→ **TASK DETAILS**
Reproduce every entry exactly as given.

→ **Saved data entries**
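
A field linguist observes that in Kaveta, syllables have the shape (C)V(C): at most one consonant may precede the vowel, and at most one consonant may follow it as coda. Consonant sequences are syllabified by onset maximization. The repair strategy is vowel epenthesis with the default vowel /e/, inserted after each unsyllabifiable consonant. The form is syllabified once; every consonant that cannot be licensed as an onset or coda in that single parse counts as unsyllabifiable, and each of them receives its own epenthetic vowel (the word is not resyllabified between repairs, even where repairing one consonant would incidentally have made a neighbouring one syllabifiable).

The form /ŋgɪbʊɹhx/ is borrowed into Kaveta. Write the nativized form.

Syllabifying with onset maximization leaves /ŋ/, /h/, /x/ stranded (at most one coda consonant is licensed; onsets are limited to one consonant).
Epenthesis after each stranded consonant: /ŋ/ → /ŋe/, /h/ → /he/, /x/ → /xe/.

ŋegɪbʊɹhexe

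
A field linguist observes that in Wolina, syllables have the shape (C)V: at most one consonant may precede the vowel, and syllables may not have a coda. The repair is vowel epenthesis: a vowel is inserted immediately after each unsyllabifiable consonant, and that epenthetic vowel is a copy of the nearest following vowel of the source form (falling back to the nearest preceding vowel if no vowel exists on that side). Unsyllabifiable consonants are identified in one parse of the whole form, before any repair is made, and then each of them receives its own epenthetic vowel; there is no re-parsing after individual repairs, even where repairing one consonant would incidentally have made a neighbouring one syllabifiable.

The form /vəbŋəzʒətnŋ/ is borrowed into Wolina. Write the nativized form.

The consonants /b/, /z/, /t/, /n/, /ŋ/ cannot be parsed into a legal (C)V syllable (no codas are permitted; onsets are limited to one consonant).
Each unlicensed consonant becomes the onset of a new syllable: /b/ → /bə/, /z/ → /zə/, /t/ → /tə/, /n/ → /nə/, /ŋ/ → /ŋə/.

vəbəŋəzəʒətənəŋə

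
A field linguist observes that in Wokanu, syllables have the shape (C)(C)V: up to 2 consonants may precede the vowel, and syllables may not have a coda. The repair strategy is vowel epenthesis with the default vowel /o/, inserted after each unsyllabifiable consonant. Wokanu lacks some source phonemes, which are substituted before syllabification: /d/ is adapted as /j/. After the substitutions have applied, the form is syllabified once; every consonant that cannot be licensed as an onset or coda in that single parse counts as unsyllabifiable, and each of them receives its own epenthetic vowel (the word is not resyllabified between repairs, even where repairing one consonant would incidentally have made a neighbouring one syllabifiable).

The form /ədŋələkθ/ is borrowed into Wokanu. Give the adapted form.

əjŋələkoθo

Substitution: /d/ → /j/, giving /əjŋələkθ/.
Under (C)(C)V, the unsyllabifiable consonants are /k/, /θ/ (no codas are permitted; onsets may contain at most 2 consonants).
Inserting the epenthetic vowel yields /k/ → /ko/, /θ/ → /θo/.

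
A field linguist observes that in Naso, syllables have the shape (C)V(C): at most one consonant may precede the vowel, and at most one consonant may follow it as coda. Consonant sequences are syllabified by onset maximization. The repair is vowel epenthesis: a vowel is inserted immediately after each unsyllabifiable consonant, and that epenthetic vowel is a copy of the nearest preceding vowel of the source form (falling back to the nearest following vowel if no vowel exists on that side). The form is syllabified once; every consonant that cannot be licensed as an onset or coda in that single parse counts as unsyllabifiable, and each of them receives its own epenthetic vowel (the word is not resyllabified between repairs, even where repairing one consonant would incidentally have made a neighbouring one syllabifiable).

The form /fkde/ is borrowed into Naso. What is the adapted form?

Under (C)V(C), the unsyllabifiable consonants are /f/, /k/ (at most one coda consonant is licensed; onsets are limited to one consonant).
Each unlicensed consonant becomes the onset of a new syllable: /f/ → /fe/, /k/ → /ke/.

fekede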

→ **RESULT OF THIS EXERCISE**
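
A field linguist observes that in Kaveta, syllables have the shape (C)V(C): at most one consonant may precede the vowel, and at most one consonant may follow it as coda. Consonant sequences are syllabified by onset maximization. The repair strategy is vowel epenthesis with the default vowel /e/, inserted after each unsyllabifiable consonant. The form is syllabified once; every consonant that cannot be licensed as an onset or coda in that single parse counts as unsyllabifiable, and each of them receives its own epenthetic vowel (the word is not resyllabified between repairs, even where repairing one consonant would incidentally have made a neighbouring one syllabifiable).

The form /ŋgɪbʊɹhx/ is borrowed into Kaveta. Write the nativized form.

Syllabifying with onset maximization leaves /ŋ/, /h/, /x/ stranded (at most one coda consonant is licensed; onsets are limited to one consonant).
Epenthesis after each stranded consonant: /ŋ/ → /ŋe/, /h/ → /he/, /x/ → /xe/.

ŋegɪbʊɹhexe

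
A field linguist observes that in Wolina, syllables have the shape (C)V: at most one consonant may precede the vowel, and syllables may not have a coda. The repair is vowel epenthesis: a vowel is inserted immediately after each unsyllabifiable consonant, and that epenthetic vowel is a copy of the nearest following vowel of the source form (falling back to the nearest preceding vowel if no vowel exists on that side). Unsyllabifiable consonants are identified in one parse of the whole form, before any repair is made, and then each of them receives its own epenthetic vowel; there is no re-parsing after individual repairs, even where repairing one consonant would incidentally have made a neighbouring one syllabifiable.

The form /vəbŋəzʒətnŋ/ is borrowed into Wolina. Write the nativized form.

The consonants /b/, /z/, /t/, /n/, /ŋ/ cannot be parsed into a legal (C)V syllable (no codas are permitted; onsets are limited to one consonant).
Each unlicensed consonant becomes the onset of a new syllable: /b/ → /bə/, /z/ → /zə/, /t/ → /tə/, /n/ → /nə/, /ŋ/ → /ŋə/.

vəbəŋəzəʒətənəŋə

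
A field linguist observes that in Wokanu, syllables have the shape (C)(C)V: up to 2 consonants may precede the vowel, and syllables may not have a coda. The repair strategy is vowel epenthesis with the default vowel /o/, inserted after each unsyllabifiable consonant. Wokanu lacks some source phonemes, which are substituted before syllabification: /d/ is adapted as /j/. After the substitutions have applied, the form is syllabified once; every consonant that cannot be licensed as an onset or coda in that single parse counts as unsyllabifiable, and each of them receives its own epenthetic vowel (the word is not resyllabified between repairs, even where repairing one consonant would incidentally have made a neighbouring one syllabifiable).

The form /ədŋələkθ/ is borrowed into Wokanu. Give the adapted form.

əjŋələkoθo

Substitution: /d/ → /j/, giving /əjŋələkθ/.
Under (C)(C)V, the unsyllabifiable consonants are /k/, /θ/ (no codas are permitted; onsets may contain at most 2 consonants).
Inserting the epenthetic vowel yields /k/ → /ko/, /θ/ → /θo/.

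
A field linguist observes that in Naso, syllables have the shape (C)V(C): at most one consonant may precede the vowel, and at most one consonant may follow it as coda. Consonant sequences are syllabified by onset maximization. The repair is vowel epenthesis: a vowel is inserted immediately after each unsyllabifiable consonant, and that epenthetic vowel is a copy of the nearest preceding vowel of the source form (falling back to the nearest following vowel if no vowel exists on that side). The form is syllabified once; every consonant that cannot be licensed as an onset or coda in that single parse counts as unsyllabifiable, and each of them receives its own epenthetic vowel (the word is not resyllabified between repairs, even where repairing one consonant would incidentally have made a neighbouring one syllabifiable).

The form /fkde/ is borrowed into Naso. What is the adapted form?

Under (C)V(C), the unsyllabifiable consonants are /f/, /k/ (at most one coda consonant is licensed; onsets are limited to one consonant).
Each unlicensed consonant becomes the onset of a new syllable: /f/ → /fe/, /k/ → /ke/.

fekede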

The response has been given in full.